● **WHAT TO WORK ON**
Where in the records does the word "station" appear? Copy each line that holds it.

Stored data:
%%
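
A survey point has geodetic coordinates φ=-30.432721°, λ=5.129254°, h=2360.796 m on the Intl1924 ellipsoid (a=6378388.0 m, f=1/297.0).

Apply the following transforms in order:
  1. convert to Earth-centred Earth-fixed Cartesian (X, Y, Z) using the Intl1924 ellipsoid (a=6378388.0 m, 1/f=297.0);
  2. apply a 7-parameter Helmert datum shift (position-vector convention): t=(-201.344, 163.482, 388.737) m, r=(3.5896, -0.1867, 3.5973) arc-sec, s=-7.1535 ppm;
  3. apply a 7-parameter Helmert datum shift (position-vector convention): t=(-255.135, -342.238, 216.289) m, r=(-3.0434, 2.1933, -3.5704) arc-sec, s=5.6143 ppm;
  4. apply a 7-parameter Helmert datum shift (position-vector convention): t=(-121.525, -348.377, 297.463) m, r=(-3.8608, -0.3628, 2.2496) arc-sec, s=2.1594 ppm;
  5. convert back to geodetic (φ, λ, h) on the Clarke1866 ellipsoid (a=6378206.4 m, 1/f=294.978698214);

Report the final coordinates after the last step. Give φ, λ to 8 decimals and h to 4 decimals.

φ=-30.43023958°, λ=5.12444933°, h=1589.9170 m

start: φ=-30.432721°, λ=5.129254°, h=2360.796 m
→ ECEF (a=6378388.000, f=1/297.0): X=5484337.1984, Y=492286.6733, Z=-3213068.1994
→ Helmert 7p (PV): X=5484090.9450, Y=492598.1972, Z=-3212642.9465
→ Helmert 7p (PV): X=5483840.9646, Y=492116.3935, Z=-3212510.2774
→ Helmert 7p (PV): X=5483731.5647, Y=491768.7572, Z=-3212219.3173
→ geod (Bowring, a=6378206.400): φ=-30.43023958°, λ=5.12444933°, h=1589.9170 m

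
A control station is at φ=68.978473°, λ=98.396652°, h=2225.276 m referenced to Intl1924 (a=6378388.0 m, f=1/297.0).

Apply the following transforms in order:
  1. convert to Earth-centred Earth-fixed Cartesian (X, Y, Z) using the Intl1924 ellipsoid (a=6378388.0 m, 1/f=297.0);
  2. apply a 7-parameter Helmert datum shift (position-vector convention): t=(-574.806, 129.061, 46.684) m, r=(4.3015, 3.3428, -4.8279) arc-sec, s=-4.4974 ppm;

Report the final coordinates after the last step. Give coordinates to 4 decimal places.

X=-335635.9851 m, Y=2270972.4070 m, Z=5933399.9205 m

start: φ=68.978473°, λ=98.396652°, h=2225.276 m
→ ECEF (a=6378388.000, f=1/297.0): X=-335211.9986, Y=2270969.4480, Z=5933327.1293
→ Helmert 7p (PV): X=-335635.9851, Y=2270972.4070, Z=5933399.9205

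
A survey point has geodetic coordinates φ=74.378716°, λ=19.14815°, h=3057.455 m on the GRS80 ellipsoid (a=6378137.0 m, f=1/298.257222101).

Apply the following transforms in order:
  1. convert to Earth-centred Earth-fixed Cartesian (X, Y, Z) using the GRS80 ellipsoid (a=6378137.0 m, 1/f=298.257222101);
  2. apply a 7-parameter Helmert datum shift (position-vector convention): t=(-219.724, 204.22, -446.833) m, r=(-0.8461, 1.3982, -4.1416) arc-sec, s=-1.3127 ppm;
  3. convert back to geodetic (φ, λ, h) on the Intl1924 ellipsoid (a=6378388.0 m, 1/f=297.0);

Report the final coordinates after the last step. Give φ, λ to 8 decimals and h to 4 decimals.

start: φ=74.378716°, λ=19.148150°, h=3057.455 m
→ ECEF (a=6378137.000, f=1/298.257222101): X=1628305.1195, Y=565384.1215, Z=6123399.6508
→ Helmert 7p (PV): X=1628136.1188, Y=565580.0227, Z=6122931.4226
→ geod (Bowring, a=6378388.000): φ=74.37883506°, λ=19.15614470°, h=2414.5617 m

φ=74.37883506°, λ=19.15614470°, h=2414.5617 m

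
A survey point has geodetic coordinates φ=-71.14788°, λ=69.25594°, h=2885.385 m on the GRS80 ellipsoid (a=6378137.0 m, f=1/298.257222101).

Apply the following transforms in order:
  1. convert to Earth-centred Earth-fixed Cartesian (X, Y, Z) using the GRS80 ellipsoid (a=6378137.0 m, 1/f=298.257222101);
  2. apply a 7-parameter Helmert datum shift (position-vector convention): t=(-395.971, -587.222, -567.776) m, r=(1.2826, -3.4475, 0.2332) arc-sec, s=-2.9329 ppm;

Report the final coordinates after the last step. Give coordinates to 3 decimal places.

start: φ=-71.147880°, λ=69.255940°, h=2885.385 m
→ ECEF (a=6378137.000, f=1/298.257222101): X=732503.3796, Y=1934014.7833, Z=-6016364.0238
→ Helmert 7p (PV): X=732203.6306, Y=1933460.1282, Z=-6016889.8854

X=732203.631 m, Y=1933460.128 m, Z=-6016889.885 m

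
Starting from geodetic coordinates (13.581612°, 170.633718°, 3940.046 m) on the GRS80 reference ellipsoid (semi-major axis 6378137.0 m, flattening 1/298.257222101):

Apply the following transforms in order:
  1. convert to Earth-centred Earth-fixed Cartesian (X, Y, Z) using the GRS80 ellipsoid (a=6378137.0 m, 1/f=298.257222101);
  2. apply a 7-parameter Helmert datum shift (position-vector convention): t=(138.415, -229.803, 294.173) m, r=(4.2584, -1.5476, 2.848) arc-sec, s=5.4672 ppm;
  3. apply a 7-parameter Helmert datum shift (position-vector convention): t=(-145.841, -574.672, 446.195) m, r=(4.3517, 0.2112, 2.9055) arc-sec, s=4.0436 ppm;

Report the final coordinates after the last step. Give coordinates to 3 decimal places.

X=-6122138.288 m, Y=1008767.360 m, Z=1489709.223 m

start: φ=13.581612°, λ=170.633718°, h=3940.046 m
→ ECEF (a=6378137.000, f=1/298.257222101): X=-6122034.8276, Y=1009795.1579, Z=1488952.2136
→ Helmert 7p (PV): X=-6121954.9974, Y=1009455.6052, Z=1489229.4409
→ Helmert 7p (PV): X=-6122138.2878, Y=1008767.3599, Z=1489709.2234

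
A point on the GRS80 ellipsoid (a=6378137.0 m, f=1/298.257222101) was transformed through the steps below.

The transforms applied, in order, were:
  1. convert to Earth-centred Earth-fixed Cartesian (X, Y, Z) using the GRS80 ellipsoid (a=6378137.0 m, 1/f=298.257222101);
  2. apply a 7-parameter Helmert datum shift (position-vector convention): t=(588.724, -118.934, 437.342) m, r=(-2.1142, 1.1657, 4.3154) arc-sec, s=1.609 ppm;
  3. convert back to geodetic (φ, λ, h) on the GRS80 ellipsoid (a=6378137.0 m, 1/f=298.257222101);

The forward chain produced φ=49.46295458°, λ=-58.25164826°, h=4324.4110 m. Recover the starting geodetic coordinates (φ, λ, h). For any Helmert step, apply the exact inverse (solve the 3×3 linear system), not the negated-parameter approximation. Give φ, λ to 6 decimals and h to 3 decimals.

φ=49.462878°, λ=-58.259565°, h=3714.609 m

start: φ=49.462955°, λ=-58.251648°, h=4324.411 m
→ ECEF (a=6378137.000, f=1/298.257222101): X=2186975.8239, Y=-3534340.7687, Z=4827466.4803
→ Helmert⁻¹: X=2186282.3588, Y=-3534311.3652, Z=4826997.5009
→ geod (Bowring, a=6378137.000): φ=49.46287800°, λ=-58.25956500°, h=3714.6090 m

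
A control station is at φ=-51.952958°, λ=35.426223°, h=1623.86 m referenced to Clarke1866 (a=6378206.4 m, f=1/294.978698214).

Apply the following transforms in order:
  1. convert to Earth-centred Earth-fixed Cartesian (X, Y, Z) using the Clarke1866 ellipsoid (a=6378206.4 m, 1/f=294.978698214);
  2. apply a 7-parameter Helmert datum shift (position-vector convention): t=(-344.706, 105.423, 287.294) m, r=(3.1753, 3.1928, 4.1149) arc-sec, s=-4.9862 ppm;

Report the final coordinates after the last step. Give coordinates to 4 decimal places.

X=3210252.9779 m, Y=2284199.2000 m, Z=-5000356.4181 m

start: φ=-51.952958°, λ=35.426223°, h=1623.860 m
→ ECEF (a=6378206.400, f=1/294.978698214): X=3210736.6626, Y=2283964.1315, Z=-5000654.1070
→ Helmert 7p (PV): X=3210252.9779, Y=2284199.2000, Z=-5000356.4181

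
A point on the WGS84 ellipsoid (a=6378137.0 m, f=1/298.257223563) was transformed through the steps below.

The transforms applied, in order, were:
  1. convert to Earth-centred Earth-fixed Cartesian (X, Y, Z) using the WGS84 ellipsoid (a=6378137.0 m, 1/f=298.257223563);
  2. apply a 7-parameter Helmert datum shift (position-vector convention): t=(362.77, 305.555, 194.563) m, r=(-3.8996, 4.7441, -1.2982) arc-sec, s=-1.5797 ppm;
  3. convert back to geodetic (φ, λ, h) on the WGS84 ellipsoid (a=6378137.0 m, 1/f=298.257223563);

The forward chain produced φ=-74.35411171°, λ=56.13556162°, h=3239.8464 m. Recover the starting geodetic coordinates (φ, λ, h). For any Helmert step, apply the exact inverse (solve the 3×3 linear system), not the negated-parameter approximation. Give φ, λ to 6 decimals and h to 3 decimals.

φ=-74.356888°, λ=56.138529°, h=3314.007 m

start: φ=-74.354112°, λ=56.135562°, h=3239.846 m
→ ECEF (a=6378137.000, f=1/298.257223563): X=961981.8471, Y=1433501.1393, Z=-6122834.8899
→ Helmert⁻¹: X=961752.4041, Y=1433319.6614, Z=-6122989.9071
→ geod (Bowring, a=6378137.000): φ=-74.35688800°, λ=56.13852900°, h=3314.0070 m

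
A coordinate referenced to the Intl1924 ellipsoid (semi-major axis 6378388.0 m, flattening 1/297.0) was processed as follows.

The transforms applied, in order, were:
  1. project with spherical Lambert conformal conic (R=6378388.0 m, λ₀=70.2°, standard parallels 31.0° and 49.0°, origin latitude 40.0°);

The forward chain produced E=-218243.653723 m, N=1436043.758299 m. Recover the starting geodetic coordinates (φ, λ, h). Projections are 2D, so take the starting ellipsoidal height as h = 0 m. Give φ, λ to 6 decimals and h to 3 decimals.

φ=52.913624°, λ=66.994274°, h=0.000 m

start: E=-218243.6537, N=1436043.7583 m
→ lcc⁻¹: φ=52.91362400°, λ=66.99427400°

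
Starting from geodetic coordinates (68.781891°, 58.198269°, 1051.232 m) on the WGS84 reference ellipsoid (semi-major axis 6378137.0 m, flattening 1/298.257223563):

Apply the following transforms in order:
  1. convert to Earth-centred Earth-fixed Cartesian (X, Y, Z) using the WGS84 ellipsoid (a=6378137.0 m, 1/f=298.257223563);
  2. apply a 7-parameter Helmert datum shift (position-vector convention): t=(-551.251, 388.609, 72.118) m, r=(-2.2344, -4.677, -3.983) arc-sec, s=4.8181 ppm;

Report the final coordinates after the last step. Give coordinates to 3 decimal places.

X=1219581.146 m, Y=1968323.933 m, Z=5924297.757 m

start: φ=68.781891°, λ=58.198269°, h=1051.232 m
→ ECEF (a=6378137.000, f=1/298.257223563): X=1220222.8474, Y=1967885.2302, Z=5924190.7452
→ Helmert 7p (PV): X=1219581.1458, Y=1968323.9331, Z=5924297.7574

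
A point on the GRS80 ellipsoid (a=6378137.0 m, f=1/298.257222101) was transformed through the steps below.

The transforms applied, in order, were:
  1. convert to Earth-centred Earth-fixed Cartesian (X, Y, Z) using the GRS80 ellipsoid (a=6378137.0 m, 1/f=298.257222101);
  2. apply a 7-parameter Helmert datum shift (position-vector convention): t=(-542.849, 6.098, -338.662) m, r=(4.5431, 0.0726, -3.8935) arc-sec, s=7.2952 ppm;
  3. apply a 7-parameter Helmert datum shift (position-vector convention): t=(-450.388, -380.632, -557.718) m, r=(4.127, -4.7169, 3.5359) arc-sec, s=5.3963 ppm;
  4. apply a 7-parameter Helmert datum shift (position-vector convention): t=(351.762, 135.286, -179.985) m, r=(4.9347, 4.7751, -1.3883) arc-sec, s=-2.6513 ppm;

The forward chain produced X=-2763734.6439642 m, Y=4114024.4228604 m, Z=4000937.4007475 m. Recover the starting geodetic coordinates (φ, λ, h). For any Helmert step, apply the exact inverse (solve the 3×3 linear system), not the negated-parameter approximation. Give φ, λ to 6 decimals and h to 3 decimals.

start: X=-2763734.6440, Y=4114024.4229, Z=4000937.4007 m
→ Helmert⁻¹: X=-2764214.0479, Y=4113977.1585, Z=4000965.5782
→ Helmert⁻¹: X=-2763586.7070, Y=4114463.0259, Z=4001482.5779
→ Helmert⁻¹: X=-2763102.7752, Y=4114462.8951, Z=4001700.4501
→ geod (Bowring, a=6378137.000): φ=39.10629900°, λ=123.88367300°, h=347.6230 m

φ=39.106299°, λ=123.883673°, h=347.623 m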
%%
● **ANSWER AREA**
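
A control station is at φ=68.978473°, λ=98.396652°, h=2225.276 m referenced to Intl1924 (a=6378388.0 m, f=1/297.0).
A control station is at φ=-51.952958°, λ=35.426223°, h=1623.86 m referenced to Clarke1866 (a=6378206.4 m, f=1/294.978698214).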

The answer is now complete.